■ HOW TO COMPLETE THIS TASK: Look through the records below for the line holding "Determine the mass". Write it out exactly, with each following line through the line holding "What is the mass fraction of Cu".

■ DATA PROVIDED:
Start of Block

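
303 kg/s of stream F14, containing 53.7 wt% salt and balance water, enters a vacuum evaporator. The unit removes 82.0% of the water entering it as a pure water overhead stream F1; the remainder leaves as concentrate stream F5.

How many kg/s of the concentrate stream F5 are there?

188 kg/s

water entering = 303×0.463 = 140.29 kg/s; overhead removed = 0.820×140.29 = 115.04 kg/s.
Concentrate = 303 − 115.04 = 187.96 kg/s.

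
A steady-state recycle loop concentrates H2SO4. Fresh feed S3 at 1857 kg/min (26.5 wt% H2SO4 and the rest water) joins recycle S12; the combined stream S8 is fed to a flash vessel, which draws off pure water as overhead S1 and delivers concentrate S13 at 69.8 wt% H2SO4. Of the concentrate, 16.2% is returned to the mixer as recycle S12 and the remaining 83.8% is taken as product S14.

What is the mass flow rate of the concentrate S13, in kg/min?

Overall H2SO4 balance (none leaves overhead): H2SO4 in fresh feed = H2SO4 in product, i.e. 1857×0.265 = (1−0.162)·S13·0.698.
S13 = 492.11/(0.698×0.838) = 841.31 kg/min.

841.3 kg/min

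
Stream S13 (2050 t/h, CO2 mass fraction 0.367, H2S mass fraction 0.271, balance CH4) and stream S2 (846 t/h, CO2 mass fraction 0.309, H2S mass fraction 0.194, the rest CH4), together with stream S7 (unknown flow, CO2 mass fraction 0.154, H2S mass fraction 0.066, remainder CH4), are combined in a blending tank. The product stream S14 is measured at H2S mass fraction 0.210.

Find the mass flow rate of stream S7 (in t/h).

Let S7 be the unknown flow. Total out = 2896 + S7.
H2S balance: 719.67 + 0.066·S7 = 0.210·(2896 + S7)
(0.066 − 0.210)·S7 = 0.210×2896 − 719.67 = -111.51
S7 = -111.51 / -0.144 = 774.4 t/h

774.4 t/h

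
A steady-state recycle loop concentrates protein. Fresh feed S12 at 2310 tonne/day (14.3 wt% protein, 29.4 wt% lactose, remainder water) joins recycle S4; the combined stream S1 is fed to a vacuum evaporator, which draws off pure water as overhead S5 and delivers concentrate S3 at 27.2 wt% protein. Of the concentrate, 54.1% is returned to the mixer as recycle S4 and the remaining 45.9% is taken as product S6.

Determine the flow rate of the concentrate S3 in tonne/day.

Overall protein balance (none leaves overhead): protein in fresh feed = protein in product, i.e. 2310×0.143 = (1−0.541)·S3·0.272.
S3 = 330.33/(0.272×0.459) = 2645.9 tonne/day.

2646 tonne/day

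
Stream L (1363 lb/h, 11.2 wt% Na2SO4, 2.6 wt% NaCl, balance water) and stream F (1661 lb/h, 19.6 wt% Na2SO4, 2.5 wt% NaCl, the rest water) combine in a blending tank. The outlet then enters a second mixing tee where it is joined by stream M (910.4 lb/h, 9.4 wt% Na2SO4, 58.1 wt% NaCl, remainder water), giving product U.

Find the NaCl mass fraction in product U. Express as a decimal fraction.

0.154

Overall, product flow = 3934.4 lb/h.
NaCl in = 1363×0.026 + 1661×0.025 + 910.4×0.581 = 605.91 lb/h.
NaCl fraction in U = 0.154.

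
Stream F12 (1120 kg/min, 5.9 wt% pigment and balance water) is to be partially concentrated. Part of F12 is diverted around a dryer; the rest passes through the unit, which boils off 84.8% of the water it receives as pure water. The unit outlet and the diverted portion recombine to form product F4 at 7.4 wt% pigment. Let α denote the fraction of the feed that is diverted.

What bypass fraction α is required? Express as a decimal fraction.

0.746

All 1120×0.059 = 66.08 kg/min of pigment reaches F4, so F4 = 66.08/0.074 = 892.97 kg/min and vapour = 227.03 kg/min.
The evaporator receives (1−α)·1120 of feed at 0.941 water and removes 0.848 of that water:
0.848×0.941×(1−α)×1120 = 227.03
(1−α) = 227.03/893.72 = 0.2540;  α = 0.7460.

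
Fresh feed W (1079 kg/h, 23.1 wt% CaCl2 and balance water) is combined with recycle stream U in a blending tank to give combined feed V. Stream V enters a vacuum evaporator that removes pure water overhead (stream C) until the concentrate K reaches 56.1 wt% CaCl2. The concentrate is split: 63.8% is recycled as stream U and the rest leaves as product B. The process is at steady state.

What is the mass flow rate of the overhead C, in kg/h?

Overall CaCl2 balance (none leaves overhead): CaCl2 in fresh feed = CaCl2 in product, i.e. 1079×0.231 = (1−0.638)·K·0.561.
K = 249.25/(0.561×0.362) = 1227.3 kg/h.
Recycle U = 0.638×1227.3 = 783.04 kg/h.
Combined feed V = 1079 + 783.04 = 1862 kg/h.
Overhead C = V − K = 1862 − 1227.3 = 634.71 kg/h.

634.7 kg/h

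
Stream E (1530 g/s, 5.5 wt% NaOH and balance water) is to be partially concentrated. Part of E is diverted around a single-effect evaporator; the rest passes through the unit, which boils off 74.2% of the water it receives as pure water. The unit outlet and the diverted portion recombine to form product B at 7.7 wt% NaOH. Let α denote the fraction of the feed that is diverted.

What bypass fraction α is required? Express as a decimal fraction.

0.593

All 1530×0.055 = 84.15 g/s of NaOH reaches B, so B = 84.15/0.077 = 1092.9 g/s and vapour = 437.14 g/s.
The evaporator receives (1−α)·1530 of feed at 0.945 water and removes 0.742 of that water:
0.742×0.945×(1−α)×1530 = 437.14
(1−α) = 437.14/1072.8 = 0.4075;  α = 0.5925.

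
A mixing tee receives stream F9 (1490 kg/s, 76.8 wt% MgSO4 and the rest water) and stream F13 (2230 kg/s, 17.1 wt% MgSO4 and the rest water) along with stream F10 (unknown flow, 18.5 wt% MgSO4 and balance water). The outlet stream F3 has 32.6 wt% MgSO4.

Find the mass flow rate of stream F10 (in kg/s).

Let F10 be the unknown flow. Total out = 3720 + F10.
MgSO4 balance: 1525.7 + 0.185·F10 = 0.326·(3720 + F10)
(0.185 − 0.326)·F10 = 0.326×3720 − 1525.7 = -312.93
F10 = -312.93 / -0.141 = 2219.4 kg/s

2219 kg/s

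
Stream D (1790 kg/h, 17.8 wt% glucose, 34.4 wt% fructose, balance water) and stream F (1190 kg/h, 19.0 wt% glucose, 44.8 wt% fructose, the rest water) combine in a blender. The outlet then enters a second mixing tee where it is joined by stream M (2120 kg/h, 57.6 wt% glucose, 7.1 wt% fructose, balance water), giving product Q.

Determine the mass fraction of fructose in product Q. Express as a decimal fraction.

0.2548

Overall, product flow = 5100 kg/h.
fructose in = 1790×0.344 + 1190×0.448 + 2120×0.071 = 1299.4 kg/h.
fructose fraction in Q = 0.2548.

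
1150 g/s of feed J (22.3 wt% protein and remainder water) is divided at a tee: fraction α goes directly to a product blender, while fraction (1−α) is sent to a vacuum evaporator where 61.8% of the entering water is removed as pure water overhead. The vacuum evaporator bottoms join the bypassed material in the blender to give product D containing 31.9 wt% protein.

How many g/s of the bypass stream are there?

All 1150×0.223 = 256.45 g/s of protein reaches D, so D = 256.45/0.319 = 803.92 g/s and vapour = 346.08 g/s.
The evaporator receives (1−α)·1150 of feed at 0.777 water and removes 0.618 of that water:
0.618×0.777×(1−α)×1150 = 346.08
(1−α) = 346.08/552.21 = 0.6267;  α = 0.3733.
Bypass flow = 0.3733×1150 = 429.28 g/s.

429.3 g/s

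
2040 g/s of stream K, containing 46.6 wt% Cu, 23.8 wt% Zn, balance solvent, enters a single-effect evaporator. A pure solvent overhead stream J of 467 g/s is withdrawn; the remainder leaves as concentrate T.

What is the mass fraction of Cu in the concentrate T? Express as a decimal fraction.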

End of Block
Start of Block

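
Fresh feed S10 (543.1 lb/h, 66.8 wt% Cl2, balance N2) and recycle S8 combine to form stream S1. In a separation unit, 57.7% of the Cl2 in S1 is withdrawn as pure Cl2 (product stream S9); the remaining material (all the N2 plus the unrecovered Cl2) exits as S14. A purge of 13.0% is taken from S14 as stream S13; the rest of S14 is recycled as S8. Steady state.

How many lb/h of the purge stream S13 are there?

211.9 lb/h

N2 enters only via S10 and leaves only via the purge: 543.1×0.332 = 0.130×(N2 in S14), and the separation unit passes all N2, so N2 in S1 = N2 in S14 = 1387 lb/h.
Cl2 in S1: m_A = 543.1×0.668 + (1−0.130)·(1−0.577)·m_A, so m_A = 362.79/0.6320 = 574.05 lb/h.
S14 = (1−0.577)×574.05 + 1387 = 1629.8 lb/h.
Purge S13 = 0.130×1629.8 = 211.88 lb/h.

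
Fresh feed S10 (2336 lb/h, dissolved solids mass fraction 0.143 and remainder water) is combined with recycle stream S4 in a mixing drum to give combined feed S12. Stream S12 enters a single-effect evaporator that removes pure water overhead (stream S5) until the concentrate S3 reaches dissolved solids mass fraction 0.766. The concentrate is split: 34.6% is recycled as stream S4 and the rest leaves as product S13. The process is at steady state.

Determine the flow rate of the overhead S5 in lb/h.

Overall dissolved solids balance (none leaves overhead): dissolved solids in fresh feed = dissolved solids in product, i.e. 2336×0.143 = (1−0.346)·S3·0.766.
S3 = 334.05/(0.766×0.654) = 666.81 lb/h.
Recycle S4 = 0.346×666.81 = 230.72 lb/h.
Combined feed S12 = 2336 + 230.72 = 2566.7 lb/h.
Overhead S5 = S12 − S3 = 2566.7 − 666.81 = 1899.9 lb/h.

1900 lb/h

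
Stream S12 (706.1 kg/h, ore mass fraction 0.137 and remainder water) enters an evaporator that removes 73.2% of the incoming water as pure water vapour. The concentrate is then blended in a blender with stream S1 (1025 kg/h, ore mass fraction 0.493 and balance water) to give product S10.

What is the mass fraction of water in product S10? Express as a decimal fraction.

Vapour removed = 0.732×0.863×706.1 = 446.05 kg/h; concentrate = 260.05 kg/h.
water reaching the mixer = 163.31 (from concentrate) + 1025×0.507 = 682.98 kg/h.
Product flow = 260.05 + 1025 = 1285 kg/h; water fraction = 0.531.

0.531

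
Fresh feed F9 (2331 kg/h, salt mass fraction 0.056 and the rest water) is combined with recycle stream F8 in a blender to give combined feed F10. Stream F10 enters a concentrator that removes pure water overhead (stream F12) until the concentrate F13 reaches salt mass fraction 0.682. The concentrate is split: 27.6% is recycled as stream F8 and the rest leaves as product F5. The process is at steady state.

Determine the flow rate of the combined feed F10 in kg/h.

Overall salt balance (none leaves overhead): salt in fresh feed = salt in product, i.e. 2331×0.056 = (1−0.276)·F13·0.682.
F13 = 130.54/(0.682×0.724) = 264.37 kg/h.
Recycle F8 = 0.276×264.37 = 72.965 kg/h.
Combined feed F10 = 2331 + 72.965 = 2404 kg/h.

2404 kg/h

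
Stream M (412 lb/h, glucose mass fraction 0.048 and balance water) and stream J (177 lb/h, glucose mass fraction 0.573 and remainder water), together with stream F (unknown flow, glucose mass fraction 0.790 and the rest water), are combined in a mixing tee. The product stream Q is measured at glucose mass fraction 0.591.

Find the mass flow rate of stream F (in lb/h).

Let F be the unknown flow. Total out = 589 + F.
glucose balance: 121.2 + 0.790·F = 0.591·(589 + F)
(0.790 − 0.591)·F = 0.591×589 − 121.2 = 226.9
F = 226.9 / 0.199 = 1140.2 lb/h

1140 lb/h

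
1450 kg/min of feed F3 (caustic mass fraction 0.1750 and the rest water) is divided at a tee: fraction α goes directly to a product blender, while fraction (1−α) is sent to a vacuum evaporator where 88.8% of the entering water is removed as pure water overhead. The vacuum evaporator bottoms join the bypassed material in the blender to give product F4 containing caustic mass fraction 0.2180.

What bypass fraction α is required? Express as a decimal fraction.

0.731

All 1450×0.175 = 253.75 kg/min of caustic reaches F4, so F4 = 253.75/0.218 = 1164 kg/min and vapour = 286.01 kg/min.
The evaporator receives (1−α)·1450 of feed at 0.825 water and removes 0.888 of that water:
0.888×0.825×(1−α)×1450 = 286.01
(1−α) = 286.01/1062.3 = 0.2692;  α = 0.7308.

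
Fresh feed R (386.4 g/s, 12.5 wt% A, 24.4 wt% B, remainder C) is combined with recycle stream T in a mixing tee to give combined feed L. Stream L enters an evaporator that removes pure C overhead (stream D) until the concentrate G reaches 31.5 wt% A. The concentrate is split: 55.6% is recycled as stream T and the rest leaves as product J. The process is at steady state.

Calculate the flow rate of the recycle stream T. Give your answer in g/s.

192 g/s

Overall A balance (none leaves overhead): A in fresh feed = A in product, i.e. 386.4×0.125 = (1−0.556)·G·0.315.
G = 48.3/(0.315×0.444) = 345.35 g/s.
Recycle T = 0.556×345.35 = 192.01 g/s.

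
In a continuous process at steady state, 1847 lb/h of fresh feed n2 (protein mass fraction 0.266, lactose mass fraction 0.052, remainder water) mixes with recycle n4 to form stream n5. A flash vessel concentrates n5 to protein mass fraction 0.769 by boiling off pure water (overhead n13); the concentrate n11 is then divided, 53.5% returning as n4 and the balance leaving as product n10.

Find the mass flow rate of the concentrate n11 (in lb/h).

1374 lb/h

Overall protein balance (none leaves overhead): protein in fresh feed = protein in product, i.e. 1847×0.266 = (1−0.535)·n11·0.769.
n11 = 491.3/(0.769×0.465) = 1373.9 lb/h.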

End of Block

■ WRITTEN SOLUTION:
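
Determine the mass fraction of fructose in product Q. Express as a decimal fraction.

0.2548

Overall, product flow = 5100 kg/h.
fructose in = 1790×0.344 + 1190×0.448 + 2120×0.071 = 1299.4 kg/h.
fructose fraction in Q = 0.2548.

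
1150 g/s of feed J (22.3 wt% protein and remainder water) is divided at a tee: fraction α goes directly to a product blender, while fraction (1−α) is sent to a vacuum evaporator where 61.8% of the entering water is removed as pure water overhead. The vacuum evaporator bottoms join the bypassed material in the blender to give product D containing 31.9 wt% protein.

How many g/s of the bypass stream are there?

All 1150×0.223 = 256.45 g/s of protein reaches D, so D = 256.45/0.319 = 803.92 g/s and vapour = 346.08 g/s.
The evaporator receives (1−α)·1150 of feed at 0.777 water and removes 0.618 of that water:
0.618×0.777×(1−α)×1150 = 346.08
(1−α) = 346.08/552.21 = 0.6267;  α = 0.3733.
Bypass flow = 0.3733×1150 = 429.28 g/s.

429.3 g/s

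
2040 g/s of stream K, containing 46.6 wt% Cu, 23.8 wt% Zn, balance solvent, enters a single-effect evaporator. A pure solvent overhead stream J of 467 g/s is withdrawn; the remainder leaves as concentrate T.

What is the mass fraction of Cu in the concentrate T? Express as a decimal fraction.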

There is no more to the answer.